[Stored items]
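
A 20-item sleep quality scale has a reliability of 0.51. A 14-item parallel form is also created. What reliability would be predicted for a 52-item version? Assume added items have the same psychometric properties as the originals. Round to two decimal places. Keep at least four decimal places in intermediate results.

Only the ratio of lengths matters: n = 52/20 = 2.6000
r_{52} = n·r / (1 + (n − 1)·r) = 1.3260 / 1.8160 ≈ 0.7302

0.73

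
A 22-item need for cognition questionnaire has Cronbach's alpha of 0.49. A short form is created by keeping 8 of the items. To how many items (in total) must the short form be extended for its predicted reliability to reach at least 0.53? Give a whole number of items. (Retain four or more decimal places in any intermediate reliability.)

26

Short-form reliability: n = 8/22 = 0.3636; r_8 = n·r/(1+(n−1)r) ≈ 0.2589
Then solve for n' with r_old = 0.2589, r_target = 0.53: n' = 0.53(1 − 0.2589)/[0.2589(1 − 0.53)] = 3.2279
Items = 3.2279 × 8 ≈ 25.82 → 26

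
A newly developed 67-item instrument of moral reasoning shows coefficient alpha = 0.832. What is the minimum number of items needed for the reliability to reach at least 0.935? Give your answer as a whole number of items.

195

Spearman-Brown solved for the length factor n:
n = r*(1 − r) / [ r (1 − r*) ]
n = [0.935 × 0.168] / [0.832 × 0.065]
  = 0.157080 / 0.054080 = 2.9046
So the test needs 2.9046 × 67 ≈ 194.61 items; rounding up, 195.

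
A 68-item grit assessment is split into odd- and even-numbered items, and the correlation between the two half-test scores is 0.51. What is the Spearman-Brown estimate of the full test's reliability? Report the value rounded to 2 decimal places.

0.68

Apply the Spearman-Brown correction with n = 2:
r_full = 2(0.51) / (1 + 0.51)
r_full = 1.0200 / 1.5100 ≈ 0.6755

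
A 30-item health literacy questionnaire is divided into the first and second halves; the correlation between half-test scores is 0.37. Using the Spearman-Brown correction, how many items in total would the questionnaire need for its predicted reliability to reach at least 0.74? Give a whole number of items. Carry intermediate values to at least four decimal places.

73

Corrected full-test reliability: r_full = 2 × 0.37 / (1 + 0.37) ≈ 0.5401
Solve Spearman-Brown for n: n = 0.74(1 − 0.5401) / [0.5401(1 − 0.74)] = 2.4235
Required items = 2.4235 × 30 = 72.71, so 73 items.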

◆ Exercise objective: Set down exactly the line with "A 30-item health" and each line after it up to the end of the records, adding nothing.

◆ Problem solution:
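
A 30-item health literacy questionnaire is divided into the first and second halves; the correlation between half-test scores is 0.37. Using the Spearman-Brown correction, how many items in total would the questionnaire need for its predicted reliability to reach at least 0.74? Give a whole number of items. Carry intermediate values to at least four decimal places.

73

Corrected full-test reliability: r_full = 2 × 0.37 / (1 + 0.37) ≈ 0.5401
Solve Spearman-Brown for n: n = 0.74(1 − 0.5401) / [0.5401(1 − 0.74)] = 2.4235
Required items = 2.4235 × 30 = 72.71, so 73 items.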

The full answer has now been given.